§ Task requirements
Determine how many of the lines below hold the word "subsequent". Give the number and nothing else.
--- START ---
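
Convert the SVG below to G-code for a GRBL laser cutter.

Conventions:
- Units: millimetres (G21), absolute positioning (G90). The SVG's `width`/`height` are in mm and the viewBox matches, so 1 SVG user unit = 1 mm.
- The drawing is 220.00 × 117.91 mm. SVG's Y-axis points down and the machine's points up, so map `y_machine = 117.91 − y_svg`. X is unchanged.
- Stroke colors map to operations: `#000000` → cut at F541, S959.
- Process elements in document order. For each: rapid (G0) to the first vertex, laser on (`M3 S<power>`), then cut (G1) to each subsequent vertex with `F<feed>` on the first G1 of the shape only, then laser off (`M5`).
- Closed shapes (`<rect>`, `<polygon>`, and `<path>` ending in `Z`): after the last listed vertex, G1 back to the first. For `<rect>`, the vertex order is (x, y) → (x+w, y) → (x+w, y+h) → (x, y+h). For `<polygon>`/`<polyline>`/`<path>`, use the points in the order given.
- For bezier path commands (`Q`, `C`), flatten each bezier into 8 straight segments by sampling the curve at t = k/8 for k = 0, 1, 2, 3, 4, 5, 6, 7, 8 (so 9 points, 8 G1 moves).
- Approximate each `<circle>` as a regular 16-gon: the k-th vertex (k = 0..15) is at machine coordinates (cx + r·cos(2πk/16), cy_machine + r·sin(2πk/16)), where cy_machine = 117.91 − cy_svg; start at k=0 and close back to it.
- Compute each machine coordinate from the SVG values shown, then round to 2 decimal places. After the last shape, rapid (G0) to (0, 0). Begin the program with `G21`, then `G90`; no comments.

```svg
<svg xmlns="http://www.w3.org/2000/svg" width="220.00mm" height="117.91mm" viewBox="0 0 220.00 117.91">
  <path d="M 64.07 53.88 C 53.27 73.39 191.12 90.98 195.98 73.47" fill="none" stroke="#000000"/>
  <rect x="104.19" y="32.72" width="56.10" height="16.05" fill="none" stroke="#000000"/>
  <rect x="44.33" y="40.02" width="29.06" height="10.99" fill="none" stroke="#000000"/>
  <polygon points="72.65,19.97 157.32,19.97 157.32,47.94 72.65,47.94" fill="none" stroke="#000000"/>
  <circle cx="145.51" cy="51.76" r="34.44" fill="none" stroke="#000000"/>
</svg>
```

viewBox `0 0 220.00 117.91` with mm width/height → 1 unit = 1 mm. Flip: y_m = 117.91 − y_svg.

**Shape 1** — `<path>` cubic bezier, stroke `#000000` → cut (S959, F541). Control points (SVG): P0=(64.07,53.88), P1=(53.27,73.39), P2=(191.12,90.98), P3=(195.98,73.47); sampled at t=k/8. Machine vertices: (64.07,64.03) → (66.44,56.87) → (79.44,50.28) → (99.78,44.64) → (124.15,40.35) → (149.26,37.80) → (171.80,37.37) → (188.47,39.45) → (195.98,44.44). Open path.

**Shape 2** — `<rect>` rectangle, stroke `#000000` → cut (S959, F541). Machine vertices: (104.19,85.19) → (160.29,85.19) → (160.29,69.14) → (104.19,69.14) → (104.19,85.19). Closed: final G1 returns to the first vertex.

**Shape 3** — `<rect>` rectangle, stroke `#000000` → cut (S959, F541). Machine vertices: (44.33,77.89) → (73.39,77.89) → (73.39,66.90) → (44.33,66.90) → (44.33,77.89). Closed: final G1 returns to the first vertex.

**Shape 4** — `<polygon>` rectangle, stroke `#000000` → cut (S959, F541). Machine vertices: (72.65,97.94) → (157.32,97.94) → (157.32,69.97) → (72.65,69.97) → (72.65,97.94). Closed: final G1 returns to the first vertex.

**Shape 5** — `<circle>` circle, stroke `#000000` → cut (S959, F541). Machine vertices: (179.95,66.15) → (177.33,79.33) → (169.86,90.50) → (158.69,97.97) → (145.51,100.59) → (132.33,97.97) → (121.16,90.50) → (113.69,79.33) → (111.07,66.15) → (113.69,52.97) → (121.16,41.80) → (132.33,34.33) → (145.51,31.71) → (158.69,34.33) → (169.86,41.80) → (177.33,52.97) → (179.95,66.15). Closed: final G1 returns to the first vertex.

G21
G90
G0 X64.07 Y64.03
M3 S959
G1 X66.44 Y56.87 F541
G1 X79.44 Y50.28
G1 X99.78 Y44.64
G1 X124.15 Y40.35
G1 X149.26 Y37.80
G1 X171.80 Y37.37
G1 X188.47 Y39.45
G1 X195.98 Y44.44
M5
G0 X104.19 Y85.19
M3 S959
G1 X160.29 Y85.19 F541
G1 X160.29 Y69.14
G1 X104.19 Y69.14
G1 X104.19 Y85.19
M5
G0 X44.33 Y77.89
M3 S959
G1 X73.39 Y77.89 F541
G1 X73.39 Y66.90
G1 X44.33 Y66.90
G1 X44.33 Y77.89
M5
G0 X72.65 Y97.94
M3 S959
G1 X157.32 Y97.94 F541
G1 X157.32 Y69.97
G1 X72.65 Y69.97
G1 X72.65 Y97.94
M5
G0 X179.95 Y66.15
M3 S959
G1 X177.33 Y79.33 F541
G1 X169.86 Y90.50
G1 X158.69 Y97.97
G1 X145.51 Y100.59
G1 X132.33 Y97.97
G1 X121.16 Y90.50
G1 X113.69 Y79.33
G1 X111.07 Y66.15
G1 X113.69 Y52.97
G1 X121.16 Y41.80
G1 X132.33 Y34.33
G1 X145.51 Y31.71
G1 X158.69 Y34.33
G1 X169.86 Y41.80
G1 X177.33 Y52.97
G1 X179.95 Y66.15
M5
G0 X0.00 Y0.00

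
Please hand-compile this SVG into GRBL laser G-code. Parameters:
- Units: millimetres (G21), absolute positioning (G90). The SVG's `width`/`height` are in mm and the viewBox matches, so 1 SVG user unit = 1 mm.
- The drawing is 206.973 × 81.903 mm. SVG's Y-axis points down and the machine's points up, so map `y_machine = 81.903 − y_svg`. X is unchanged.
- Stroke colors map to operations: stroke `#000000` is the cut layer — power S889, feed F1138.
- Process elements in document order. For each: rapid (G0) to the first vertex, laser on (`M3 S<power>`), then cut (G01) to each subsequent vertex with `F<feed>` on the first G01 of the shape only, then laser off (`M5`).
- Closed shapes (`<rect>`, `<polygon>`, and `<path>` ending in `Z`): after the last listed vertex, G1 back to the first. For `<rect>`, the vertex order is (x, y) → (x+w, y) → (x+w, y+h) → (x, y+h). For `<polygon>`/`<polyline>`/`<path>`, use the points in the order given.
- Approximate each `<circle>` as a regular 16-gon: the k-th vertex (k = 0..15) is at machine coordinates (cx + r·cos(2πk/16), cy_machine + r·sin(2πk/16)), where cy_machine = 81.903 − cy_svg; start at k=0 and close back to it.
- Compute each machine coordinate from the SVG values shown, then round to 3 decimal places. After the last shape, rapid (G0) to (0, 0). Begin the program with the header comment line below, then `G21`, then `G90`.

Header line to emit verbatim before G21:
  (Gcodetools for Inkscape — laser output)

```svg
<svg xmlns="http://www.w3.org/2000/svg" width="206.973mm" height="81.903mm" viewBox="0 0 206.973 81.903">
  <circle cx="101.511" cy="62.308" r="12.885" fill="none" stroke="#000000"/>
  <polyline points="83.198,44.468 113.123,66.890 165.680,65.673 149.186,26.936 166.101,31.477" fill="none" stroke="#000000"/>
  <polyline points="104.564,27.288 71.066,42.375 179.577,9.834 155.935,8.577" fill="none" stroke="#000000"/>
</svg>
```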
--- END ---
§ Result
2